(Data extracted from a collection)
====

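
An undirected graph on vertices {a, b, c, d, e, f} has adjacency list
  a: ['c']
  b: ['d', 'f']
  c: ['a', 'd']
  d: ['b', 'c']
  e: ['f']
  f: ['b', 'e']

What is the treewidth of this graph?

1

A width-1 tree decomposition is:
Bags: B1 = {e, f}  B2 = {b, f}  B3 = {b, d}  B4 = {c, d}  B5 = {a, c}
Tree: B1–B2, B2–B3, B3–B4, B4–B5
The largest bag has 2 vertices, giving width 1; this decomposition certifies tw(G) ≤ 1. Any graph with an edge has treewidth ≥ 1, and G has the edge e–f. Hence tw(G) = 1 exactly.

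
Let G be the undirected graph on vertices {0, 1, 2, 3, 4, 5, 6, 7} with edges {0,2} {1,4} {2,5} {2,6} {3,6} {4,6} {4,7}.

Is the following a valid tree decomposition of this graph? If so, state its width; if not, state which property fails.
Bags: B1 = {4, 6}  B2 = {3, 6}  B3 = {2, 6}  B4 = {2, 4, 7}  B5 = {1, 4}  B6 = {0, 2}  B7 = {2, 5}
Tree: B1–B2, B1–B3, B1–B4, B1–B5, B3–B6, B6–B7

No — bags containing vertex 2 are not connected in the tree.

A tree decomposition must satisfy three properties: every vertex lies in some bag; for every edge, both endpoints lie together in some bag; and for every vertex, the bags containing it form a connected subtree. Here bags containing vertex 2 are not connected in the tree, so the decomposition is invalid.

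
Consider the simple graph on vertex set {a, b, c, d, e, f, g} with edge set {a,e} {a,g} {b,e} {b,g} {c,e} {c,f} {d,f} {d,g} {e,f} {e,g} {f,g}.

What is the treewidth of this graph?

2

A width-2 tree decomposition is:
Bags: B1 = {e, f, g}  B2 = {c, e, f}  B3 = {a, e, g}  B4 = {d, f, g}  B5 = {b, e, g}
Tree: B1–B2, B1–B3, B1–B4, B3–B5
The largest bag has 3 vertices, giving width 2; this decomposition certifies tw(G) ≤ 2. For the lower bound, the 3 vertices {d, f, g} are pairwise adjacent, and any tree decomposition puts a clique entirely inside one bag — forcing width ≥ 2. Hence tw(G) = 2 exactly.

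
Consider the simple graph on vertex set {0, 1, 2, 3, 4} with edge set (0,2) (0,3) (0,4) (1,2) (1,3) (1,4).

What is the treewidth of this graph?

A width-2 tree decomposition is:
Bags: B1 = {0, 1, 2}  B2 = {0, 1, 4}  B3 = {0, 1, 3}
Tree: B1–B2, B2–B3
The largest bag has 3 vertices, giving width 2; this decomposition certifies tw(G) ≤ 2. The edges 2–0–4–1–2 form a cycle, so G is not a tree and its treewidth is at least 2. Combining the bounds, tw(G) = 2.

2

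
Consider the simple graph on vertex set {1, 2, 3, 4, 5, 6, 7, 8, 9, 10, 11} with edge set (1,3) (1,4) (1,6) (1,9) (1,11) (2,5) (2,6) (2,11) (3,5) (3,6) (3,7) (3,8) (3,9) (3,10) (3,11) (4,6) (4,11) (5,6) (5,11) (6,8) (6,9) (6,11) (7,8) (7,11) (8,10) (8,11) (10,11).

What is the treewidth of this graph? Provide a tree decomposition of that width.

Every bag has size at most 4, so the width is 4 − 1 = 3 and tw(G) ≤ 3. On the other hand G contains the 4-clique {1, 3, 6, 9}. A clique must lie in a single bag of any decomposition, so no decomposition can have width below 3. The upper and lower bounds meet at 3, so that is the treewidth.

Treewidth 3.
One optimal decomposition is:
Bags: B1 = {3, 6, 8, 11}  B2 = {1, 3, 6, 11}  B3 = {1, 3, 6, 9}  B4 = {3, 5, 6, 11}  B5 = {3, 8, 10, 11}  B6 = {3, 7, 8, 11}  B7 = {1, 4, 6, 11}  B8 = {2, 5, 6, 11}
Tree: B1–B2, B2–B3, B1–B4, B1–B5, B5–B6, B2–B7, B4–B8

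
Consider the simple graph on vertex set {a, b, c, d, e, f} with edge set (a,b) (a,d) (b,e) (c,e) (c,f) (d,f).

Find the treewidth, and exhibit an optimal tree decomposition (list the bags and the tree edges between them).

Treewidth 2.
Bags: B1 = {a, d, f}  B2 = {a, b, f}  B3 = {b, e, f}  B4 = {c, e, f}
Tree: B1–B2, B2–B3, B3–B4

Each bag holds 3 vertices, so the decomposition has width 2, which upper-bounds the treewidth. The edges f–d–a–b–e–c–f form a cycle, so G is not a tree and its treewidth is at least 2. Therefore the treewidth is 2.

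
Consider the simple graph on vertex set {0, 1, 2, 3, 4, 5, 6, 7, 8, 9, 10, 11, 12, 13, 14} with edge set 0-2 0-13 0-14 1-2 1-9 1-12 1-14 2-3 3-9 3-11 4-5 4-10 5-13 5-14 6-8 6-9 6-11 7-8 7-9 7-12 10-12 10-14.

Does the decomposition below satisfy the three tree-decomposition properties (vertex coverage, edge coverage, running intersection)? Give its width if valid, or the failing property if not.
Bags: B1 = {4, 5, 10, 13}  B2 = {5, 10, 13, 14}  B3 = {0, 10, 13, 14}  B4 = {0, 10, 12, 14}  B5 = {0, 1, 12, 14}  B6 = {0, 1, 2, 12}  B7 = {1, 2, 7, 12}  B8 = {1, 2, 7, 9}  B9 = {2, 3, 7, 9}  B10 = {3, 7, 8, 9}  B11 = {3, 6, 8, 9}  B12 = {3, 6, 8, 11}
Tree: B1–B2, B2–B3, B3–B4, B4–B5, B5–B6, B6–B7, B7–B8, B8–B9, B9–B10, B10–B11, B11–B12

Vertex coverage: the bags together contain {0, 1, 2, 3, 4, 5, 6, 7, 8, 9, 10, 11, 12, 13, 14}, the full vertex set. Edge coverage: each edge of G has both endpoints in at least one bag. Running intersection: for every vertex, the bags containing it form a connected subtree. All three properties hold, so this is a valid tree decomposition of width max|bag| − 1 = 3, and hence tw(G) ≤ 3.

Yes; width 3.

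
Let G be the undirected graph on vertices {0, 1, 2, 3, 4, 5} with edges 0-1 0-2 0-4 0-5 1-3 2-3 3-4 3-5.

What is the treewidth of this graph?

2

A width-2 tree decomposition is:
Bags: B1 = {0, 1, 3}  B2 = {0, 3, 4}  B3 = {0, 2, 3}  B4 = {0, 3, 5}
Tree: B1–B2, B2–B3, B3–B4
Every bag has size at most 3, so the width is 3 − 1 = 2 and tw(G) ≤ 2. The edges 1–0–4–3–1 form a cycle, so G is not a tree and its treewidth is at least 2. Hence tw(G) = 2 exactly.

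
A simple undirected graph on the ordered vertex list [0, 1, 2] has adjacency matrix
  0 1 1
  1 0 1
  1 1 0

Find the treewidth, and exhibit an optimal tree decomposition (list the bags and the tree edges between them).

Treewidth 2.
Bags: B1 = {0, 1, 2}
Tree: (single bag)

With just one bag of size 3, the width is 3 − 1 = 2, so tw(G) ≤ 2. Conversely, {0, 1, 2} is a clique of size 3, and the vertices of any clique must share a bag in every tree decomposition; so some bag has ≥ 3 vertices and tw(G) ≥ 2. Therefore the treewidth is 2.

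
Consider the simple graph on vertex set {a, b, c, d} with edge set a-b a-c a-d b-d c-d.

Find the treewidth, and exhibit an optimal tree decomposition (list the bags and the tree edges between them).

Each bag holds 3 vertices, so the decomposition has width 2, which upper-bounds the treewidth. On the other hand G contains the 3-clique {a, c, d}. A clique must lie in a single bag of any decomposition, so no decomposition can have width below 2. Hence tw(G) = 2 exactly.

Treewidth 2.
One optimal decomposition is:
Bags: B1 = {a, b, d}  B2 = {a, c, d}
Tree: B1–B2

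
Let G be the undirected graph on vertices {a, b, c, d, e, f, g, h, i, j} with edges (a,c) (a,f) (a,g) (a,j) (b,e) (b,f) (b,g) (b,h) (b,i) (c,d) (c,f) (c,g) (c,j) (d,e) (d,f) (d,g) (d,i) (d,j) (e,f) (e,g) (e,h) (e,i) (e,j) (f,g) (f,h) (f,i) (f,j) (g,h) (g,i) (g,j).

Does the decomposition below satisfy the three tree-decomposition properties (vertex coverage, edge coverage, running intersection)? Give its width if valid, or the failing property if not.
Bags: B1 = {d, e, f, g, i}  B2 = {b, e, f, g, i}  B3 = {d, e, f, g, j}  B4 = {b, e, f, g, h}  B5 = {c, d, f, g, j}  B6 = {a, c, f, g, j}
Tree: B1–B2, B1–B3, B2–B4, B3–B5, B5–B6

Every vertex of G appears in some bag (union = {a, b, c, d, e, f, g, h, i, j}); every edge is covered by a bag; and for each vertex v the set of bags containing v is connected in the bag tree. The decomposition is therefore valid. The largest bag has 5 vertices, so the width is 4.

Yes; width 4.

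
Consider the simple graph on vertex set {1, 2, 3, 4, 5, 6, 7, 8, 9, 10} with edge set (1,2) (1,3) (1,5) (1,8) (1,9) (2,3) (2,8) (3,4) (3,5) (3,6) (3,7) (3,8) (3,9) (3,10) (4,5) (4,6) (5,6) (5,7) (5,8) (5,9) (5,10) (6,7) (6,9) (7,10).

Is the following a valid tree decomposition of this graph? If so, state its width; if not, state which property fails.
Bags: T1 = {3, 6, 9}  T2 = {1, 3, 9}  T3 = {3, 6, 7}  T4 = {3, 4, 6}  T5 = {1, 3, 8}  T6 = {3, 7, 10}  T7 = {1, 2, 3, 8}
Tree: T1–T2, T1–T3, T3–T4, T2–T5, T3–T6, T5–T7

A tree decomposition must satisfy three properties: every vertex lies in some bag; for every edge, both endpoints lie together in some bag; and for every vertex, the bags containing it form a connected subtree. Here vertex 5 appears in no bag, so the decomposition is invalid.

No — vertex 5 appears in no bag.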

====

__ACTIVITY__:
Using the data above, extract exactly the lines from the one that holds "B9–B10, B10–B11, B11–B12" to the one that holds "2-3 3-4 3-5.", both ends included, and no others.

__RESPONSE TO THE EXERCISE__:
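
Tree: B1–B2, B2–B3, B3–B4, B4–B5, B5–B6, B6–B7, B7–B8, B8–B9, B9–B10, B10–B11, B11–B12

Vertex coverage: the bags together contain {0, 1, 2, 3, 4, 5, 6, 7, 8, 9, 10, 11, 12, 13, 14}, the full vertex set. Edge coverage: each edge of G has both endpoints in at least one bag. Running intersection: for every vertex, the bags containing it form a connected subtree. All three properties hold, so this is a valid tree decomposition of width max|bag| − 1 = 3, and hence tw(G) ≤ 3.

Yes; width 3.

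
Let G be the undirected graph on vertices {0, 1, 2, 3, 4, 5} with edges 0-1 0-2 0-4 0-5 1-3 2-3 3-4 3-5.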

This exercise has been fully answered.